Provided material:
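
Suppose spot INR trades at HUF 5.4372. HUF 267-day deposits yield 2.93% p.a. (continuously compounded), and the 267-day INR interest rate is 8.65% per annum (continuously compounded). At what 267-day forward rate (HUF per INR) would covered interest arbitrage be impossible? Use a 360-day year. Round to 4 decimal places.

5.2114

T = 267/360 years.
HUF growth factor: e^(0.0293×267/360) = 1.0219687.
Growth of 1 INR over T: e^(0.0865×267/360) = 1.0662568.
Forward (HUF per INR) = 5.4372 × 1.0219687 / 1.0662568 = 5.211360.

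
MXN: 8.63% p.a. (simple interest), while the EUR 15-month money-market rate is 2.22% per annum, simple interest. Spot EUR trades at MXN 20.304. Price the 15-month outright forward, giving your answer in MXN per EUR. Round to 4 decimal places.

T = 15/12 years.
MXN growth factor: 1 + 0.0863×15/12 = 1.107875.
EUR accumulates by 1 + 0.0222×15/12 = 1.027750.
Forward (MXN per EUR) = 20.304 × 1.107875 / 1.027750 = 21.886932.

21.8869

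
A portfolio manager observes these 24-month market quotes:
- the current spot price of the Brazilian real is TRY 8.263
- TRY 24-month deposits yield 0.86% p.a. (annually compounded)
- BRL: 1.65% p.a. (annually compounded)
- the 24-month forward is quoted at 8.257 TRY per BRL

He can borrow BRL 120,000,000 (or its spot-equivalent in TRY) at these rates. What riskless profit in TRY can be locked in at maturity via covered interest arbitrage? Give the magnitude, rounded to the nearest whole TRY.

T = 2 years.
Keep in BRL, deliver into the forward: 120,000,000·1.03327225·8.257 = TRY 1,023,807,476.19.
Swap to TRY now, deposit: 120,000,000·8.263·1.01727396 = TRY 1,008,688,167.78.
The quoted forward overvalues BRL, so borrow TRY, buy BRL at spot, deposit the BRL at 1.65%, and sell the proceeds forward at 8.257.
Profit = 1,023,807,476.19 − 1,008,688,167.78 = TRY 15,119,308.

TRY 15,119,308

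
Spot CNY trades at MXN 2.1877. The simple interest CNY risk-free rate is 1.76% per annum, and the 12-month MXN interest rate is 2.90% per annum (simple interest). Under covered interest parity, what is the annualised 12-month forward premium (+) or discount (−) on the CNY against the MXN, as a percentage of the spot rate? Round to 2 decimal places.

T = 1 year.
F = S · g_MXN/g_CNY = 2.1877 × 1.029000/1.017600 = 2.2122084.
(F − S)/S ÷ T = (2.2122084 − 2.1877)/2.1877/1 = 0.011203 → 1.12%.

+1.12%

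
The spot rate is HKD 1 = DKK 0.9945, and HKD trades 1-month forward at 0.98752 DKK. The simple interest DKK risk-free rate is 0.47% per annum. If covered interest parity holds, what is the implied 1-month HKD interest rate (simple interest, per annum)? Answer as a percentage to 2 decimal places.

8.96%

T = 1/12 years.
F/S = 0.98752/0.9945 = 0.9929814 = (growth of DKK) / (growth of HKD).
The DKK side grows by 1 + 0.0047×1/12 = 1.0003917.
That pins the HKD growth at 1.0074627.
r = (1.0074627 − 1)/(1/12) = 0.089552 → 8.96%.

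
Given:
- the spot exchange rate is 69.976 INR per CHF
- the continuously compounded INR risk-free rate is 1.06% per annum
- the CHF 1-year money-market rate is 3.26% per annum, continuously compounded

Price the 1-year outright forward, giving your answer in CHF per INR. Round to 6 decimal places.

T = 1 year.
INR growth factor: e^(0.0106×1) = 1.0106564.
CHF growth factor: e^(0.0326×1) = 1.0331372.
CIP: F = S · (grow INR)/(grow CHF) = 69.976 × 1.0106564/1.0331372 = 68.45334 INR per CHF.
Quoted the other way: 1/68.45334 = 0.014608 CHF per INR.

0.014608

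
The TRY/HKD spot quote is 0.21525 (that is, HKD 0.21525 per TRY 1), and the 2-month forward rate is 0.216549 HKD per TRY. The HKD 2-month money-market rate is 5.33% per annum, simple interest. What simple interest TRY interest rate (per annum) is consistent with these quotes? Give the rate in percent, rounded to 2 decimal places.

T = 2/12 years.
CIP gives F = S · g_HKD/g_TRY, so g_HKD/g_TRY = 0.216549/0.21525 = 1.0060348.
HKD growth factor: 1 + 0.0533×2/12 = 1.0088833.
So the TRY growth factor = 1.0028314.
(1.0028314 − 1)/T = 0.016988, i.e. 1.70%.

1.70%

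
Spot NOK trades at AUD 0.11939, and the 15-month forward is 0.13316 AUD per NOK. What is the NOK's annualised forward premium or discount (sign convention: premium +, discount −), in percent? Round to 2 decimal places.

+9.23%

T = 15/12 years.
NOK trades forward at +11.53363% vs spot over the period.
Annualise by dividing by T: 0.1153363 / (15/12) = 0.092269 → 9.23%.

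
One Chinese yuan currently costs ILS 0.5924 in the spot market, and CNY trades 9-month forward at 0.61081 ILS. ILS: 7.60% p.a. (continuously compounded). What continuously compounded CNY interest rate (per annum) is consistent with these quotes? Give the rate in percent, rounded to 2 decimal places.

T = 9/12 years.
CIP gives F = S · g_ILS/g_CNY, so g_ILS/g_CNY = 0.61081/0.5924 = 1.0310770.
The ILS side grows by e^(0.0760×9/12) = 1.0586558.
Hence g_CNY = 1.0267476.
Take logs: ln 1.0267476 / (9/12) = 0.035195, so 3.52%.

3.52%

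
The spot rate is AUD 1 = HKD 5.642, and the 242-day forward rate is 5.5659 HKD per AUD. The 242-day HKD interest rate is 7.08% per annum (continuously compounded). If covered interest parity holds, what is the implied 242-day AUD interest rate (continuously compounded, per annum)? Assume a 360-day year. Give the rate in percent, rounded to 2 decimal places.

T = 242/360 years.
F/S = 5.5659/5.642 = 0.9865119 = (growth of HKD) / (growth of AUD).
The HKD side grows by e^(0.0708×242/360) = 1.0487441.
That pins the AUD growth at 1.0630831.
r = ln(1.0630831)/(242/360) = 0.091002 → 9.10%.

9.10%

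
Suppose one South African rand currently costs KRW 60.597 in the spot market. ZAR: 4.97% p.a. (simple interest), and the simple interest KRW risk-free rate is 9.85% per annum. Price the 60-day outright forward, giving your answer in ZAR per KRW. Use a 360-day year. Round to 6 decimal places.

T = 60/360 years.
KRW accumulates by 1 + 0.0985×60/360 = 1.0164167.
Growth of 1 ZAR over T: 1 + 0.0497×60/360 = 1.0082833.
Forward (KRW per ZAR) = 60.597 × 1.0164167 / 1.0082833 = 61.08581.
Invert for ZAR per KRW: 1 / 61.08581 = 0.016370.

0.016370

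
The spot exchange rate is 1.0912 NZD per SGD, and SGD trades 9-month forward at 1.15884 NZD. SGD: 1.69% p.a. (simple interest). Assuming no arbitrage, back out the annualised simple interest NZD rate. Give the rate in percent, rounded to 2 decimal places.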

What to work on:
Taking the line with "- the spot exchange" as the first and the line with "- the CHF 1-year" as the last, retype that stretch of the data above exactly, with no other lines.

Answer to the problem:
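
- the spot exchange rate is 69.976 INR per CHF
- the continuously compounded INR risk-free rate is 1.06% per annum
- the CHF 1-year money-market rate is 3.26% per annum, continuously compounded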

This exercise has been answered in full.